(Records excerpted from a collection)
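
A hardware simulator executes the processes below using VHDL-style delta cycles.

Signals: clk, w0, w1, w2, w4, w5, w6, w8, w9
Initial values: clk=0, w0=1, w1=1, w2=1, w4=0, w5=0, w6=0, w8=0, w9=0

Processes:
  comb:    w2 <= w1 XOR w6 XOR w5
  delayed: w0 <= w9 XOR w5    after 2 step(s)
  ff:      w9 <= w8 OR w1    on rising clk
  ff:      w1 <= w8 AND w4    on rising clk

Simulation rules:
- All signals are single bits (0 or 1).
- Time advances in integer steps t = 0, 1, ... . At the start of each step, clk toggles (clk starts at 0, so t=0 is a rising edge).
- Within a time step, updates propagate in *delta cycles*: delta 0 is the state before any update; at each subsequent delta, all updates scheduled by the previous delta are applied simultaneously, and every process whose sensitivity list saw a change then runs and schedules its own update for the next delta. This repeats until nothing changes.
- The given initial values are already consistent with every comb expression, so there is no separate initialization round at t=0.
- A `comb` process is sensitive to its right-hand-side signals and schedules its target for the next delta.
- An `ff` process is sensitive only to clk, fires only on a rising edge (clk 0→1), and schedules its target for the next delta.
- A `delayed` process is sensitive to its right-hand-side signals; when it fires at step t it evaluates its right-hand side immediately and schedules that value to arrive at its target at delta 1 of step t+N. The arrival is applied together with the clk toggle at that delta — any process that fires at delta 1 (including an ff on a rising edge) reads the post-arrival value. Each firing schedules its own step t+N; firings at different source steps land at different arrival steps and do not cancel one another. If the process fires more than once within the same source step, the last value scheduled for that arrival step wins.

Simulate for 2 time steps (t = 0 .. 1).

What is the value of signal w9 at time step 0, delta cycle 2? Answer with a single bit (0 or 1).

[bits: w1,w9,w6,w8,w5,w0,w2,clk,w4]
t=0: Δ0=100001100 Δ1=100001110 Δ2=010001110 Δ3=010001010 | 3Δ
t=1: Δ0=010001010 Δ1=010001000 | 1Δ

1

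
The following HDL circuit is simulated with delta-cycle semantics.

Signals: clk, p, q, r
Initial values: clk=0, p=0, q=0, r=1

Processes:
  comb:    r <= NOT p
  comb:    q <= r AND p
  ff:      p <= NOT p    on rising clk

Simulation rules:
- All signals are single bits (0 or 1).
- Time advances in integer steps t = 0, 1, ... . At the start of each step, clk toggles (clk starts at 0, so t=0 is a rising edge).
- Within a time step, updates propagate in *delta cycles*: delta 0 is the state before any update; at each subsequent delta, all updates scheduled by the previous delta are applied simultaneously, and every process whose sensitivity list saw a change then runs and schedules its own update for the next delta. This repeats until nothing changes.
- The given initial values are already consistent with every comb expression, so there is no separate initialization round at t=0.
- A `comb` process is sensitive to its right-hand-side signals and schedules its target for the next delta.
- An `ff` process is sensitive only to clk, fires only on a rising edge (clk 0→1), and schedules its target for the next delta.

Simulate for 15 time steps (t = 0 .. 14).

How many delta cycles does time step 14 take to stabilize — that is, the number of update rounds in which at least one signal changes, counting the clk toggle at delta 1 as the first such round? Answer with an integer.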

• _WORK REQUIRED_
Using the entries above, work out how many lines include the word "cycles", and give only that count.

• _WRITTEN RESPONSE_
4